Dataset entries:
....

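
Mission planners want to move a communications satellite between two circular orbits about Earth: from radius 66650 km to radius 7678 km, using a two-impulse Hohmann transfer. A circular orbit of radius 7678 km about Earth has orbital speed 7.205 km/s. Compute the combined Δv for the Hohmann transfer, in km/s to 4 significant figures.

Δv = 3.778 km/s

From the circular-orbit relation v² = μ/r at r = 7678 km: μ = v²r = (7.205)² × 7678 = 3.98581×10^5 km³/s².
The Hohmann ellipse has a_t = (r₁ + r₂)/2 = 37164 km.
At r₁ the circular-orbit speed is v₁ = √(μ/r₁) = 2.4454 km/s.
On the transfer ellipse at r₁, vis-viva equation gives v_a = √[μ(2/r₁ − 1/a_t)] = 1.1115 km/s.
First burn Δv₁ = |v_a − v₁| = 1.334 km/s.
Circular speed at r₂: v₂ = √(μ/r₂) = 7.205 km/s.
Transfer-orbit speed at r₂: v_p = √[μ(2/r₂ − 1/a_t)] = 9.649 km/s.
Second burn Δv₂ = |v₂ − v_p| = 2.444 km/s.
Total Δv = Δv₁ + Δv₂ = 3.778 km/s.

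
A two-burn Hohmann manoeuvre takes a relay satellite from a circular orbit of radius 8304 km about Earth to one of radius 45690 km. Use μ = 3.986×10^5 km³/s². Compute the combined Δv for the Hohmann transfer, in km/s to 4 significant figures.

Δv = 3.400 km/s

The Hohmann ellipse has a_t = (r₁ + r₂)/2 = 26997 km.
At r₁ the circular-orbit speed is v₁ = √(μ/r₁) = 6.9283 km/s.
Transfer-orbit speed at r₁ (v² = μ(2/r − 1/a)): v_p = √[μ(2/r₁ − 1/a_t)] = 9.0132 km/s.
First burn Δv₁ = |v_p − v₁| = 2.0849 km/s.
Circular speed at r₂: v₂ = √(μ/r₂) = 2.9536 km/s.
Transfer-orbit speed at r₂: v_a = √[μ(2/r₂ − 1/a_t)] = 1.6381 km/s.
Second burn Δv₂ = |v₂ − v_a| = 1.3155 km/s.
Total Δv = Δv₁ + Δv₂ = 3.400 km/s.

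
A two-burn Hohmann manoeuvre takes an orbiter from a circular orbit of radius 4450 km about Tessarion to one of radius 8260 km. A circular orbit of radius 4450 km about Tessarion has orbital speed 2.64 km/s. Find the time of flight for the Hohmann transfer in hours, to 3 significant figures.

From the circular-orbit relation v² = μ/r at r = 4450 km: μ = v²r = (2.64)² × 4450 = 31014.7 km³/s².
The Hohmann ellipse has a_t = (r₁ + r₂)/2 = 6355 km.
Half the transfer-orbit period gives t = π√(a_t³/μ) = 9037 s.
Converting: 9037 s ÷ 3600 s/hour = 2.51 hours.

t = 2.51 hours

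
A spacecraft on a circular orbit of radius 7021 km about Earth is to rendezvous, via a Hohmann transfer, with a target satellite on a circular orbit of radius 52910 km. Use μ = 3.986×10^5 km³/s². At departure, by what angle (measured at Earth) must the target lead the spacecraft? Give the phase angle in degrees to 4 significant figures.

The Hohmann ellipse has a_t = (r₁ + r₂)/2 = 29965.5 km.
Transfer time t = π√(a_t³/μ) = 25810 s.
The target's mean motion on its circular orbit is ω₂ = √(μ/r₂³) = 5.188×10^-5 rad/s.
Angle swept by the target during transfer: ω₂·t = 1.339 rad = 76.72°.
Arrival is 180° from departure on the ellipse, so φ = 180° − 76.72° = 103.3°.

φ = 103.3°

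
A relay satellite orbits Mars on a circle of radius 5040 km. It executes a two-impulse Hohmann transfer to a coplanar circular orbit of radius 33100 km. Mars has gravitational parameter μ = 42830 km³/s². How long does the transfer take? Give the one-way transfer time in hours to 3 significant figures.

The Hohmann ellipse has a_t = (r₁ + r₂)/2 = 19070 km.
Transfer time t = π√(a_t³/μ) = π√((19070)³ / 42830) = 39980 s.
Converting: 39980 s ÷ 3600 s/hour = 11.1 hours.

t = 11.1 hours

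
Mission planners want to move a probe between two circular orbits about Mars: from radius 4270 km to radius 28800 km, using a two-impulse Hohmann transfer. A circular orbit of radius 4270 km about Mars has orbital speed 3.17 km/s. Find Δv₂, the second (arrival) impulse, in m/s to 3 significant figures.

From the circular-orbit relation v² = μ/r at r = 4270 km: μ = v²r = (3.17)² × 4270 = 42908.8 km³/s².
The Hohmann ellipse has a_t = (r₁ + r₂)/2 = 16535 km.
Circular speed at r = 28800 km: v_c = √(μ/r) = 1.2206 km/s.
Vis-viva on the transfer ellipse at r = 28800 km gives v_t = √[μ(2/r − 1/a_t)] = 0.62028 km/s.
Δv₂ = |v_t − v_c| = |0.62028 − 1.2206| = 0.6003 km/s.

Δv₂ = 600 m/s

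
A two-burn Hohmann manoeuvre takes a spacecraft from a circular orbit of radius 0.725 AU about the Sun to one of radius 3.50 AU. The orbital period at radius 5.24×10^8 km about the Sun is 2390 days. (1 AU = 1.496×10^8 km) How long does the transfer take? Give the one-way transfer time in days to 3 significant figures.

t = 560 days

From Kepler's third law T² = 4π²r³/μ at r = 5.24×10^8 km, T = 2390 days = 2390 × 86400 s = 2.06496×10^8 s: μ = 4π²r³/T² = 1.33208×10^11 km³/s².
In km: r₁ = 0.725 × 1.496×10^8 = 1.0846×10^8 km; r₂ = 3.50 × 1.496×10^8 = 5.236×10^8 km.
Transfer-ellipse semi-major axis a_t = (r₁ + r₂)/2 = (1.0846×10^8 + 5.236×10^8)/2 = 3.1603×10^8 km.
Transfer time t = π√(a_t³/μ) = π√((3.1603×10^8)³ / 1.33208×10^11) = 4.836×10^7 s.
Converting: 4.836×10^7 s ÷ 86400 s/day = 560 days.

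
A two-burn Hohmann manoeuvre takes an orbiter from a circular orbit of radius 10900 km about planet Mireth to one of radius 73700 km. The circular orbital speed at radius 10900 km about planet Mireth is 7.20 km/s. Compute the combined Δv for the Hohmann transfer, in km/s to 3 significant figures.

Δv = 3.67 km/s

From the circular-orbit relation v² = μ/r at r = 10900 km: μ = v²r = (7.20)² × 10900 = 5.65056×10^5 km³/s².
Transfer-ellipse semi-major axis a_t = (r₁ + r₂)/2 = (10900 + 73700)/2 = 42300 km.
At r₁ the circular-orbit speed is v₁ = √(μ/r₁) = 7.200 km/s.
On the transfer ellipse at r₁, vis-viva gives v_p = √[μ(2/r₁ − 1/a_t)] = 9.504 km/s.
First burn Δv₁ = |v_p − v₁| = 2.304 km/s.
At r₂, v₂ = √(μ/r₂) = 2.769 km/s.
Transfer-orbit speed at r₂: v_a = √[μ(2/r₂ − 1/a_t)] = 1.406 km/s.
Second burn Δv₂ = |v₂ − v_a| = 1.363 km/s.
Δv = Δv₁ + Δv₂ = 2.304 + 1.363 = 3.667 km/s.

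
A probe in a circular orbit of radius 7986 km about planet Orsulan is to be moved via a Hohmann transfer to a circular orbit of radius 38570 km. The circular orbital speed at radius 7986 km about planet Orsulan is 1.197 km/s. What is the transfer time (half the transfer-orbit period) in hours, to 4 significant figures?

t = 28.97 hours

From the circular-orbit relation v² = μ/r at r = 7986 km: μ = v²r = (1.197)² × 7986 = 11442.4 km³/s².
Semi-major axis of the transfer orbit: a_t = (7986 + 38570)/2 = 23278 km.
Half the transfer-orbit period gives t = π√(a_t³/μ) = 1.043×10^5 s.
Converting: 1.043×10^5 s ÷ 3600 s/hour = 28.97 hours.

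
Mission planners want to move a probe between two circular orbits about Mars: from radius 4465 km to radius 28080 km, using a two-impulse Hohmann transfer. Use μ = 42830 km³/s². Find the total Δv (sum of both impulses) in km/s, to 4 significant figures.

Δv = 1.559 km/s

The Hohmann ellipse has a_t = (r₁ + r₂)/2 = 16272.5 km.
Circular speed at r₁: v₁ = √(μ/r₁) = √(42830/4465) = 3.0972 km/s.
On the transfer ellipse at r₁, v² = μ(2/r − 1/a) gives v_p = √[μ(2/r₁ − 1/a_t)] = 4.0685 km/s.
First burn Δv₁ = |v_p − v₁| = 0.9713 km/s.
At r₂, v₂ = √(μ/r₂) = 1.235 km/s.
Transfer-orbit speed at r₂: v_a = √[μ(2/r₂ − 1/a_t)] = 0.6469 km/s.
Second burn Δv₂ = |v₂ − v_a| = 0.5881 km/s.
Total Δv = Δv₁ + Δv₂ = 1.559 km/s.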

....

All lines from the one that contains "km/s, to 4 significant figures." to the last line above must be given again exactly, with both included and nothing added.

Output for this exercise -
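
Mission planners want to move a probe between two circular orbits about Mars: from radius 4465 km to radius 28080 km, using a two-impulse Hohmann transfer. Use μ = 42830 km³/s². Find the total Δv (sum of both impulses) in km/s, to 4 significant figures.

Δv = 1.559 km/s

The Hohmann ellipse has a_t = (r₁ + r₂)/2 = 16272.5 km.
Circular speed at r₁: v₁ = √(μ/r₁) = √(42830/4465) = 3.0972 km/s.
On the transfer ellipse at r₁, v² = μ(2/r − 1/a) gives v_p = √[μ(2/r₁ − 1/a_t)] = 4.0685 km/s.
First burn Δv₁ = |v_p − v₁| = 0.9713 km/s.
At r₂, v₂ = √(μ/r₂) = 1.235 km/s.
Transfer-orbit speed at r₂: v_a = √[μ(2/r₂ − 1/a_t)] = 0.6469 km/s.
Second burn Δv₂ = |v₂ − v_a| = 0.5881 km/s.
Total Δv = Δv₁ + Δv₂ = 1.559 km/s.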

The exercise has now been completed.